Problem
Output all of the data verbatim.

Listed entries
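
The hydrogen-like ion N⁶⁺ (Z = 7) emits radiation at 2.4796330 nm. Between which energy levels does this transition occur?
n = 2 → n = 1

First, find the photon energy from the wavelength (hc = 1239.84 eV·nm):
E = hc/λ = 1239.84 eV·nm / 2.4796330 nm = 500.00948 eV

The energy levels of N⁶⁺ satisfy E_n = -13.6057 × 7² / n² eV, so an emission n_i → n_f releases
ΔE = 13.6057 × 7² × (1/n_f² − 1/n_i²) eV.

Setting ΔE equal to the photon energy:
1/n_f² − 1/n_i² = 500.00948 / (13.6057 × 7²) = 0.75000001

Since 1/n_i² must be positive, we need 1/n_f² > 0.75000001, i.e. n_f ≤ 1. For each allowed n_f, solve n_i = (1/n_f² − 0.75000001)^(−1/2) and check whether it is a whole number:
  n_f = 1: 1/n_i² = 1.00000000 − 0.75000001 = 0.24999999 → n_i = 2.000  → integer, n_i = 2 ✓

Only n_f = 1 gives an integer upper level, n_i = 2.

The transition is from n = 2 to n = 1 (emission).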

Your response
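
The hydrogen-like ion N⁶⁺ (Z = 7) emits radiation at 2.4796330 nm. Between which energy levels does this transition occur?
n = 2 → n = 1

First, find the photon energy from the wavelength (hc = 1239.84 eV·nm):
E = hc/λ = 1239.84 eV·nm / 2.4796330 nm = 500.00948 eV

The energy levels of N⁶⁺ satisfy E_n = -13.6057 × 7² / n² eV, so an emission n_i → n_f releases
ΔE = 13.6057 × 7² × (1/n_f² − 1/n_i²) eV.

Setting ΔE equal to the photon energy:
1/n_f² − 1/n_i² = 500.00948 / (13.6057 × 7²) = 0.75000001

Since 1/n_i² must be positive, we need 1/n_f² > 0.75000001, i.e. n_f ≤ 1. For each allowed n_f, solve n_i = (1/n_f² − 0.75000001)^(−1/2) and check whether it is a whole number:
  n_f = 1: 1/n_i² = 1.00000000 − 0.75000001 = 0.24999999 → n_i = 2.000  → integer, n_i = 2 ✓

Only n_f = 1 gives an integer upper level, n_i = 2.

The transition is from n = 2 to n = 1 (emission).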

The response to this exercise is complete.